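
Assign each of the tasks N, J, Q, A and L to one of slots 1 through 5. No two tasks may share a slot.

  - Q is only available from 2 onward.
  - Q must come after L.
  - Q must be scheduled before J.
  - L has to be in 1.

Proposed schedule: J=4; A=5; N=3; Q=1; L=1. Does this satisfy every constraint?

No — it violates: Q is only available from 2 onward

Q must come after L — violated.
Q is only available from 2 onward — violated.
L has to be in 1 — holds.
No two tasks may share a slot — violated.
Q must be scheduled before J — holds.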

────────

Restating the data word for word is the whole task.

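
Assign each of the tasks N, J, Q, A and L to one of slots 1 through 5. No two tasks may share a slot.

  - Q is only available from 2 onward.
  - Q must come after L.
  - Q must be scheduled before J.
  - L has to be in 1.

Proposed schedule: J=4; A=5; N=3; Q=1; L=1. Does this satisfy every constraint?

No — it violates: Q is only available from 2 onward

Q must come after L — violated.
Q is only available from 2 onward — violated.
L has to be in 1 — holds.
No two tasks may share a slot — violated.
Q must be scheduled before J — holds.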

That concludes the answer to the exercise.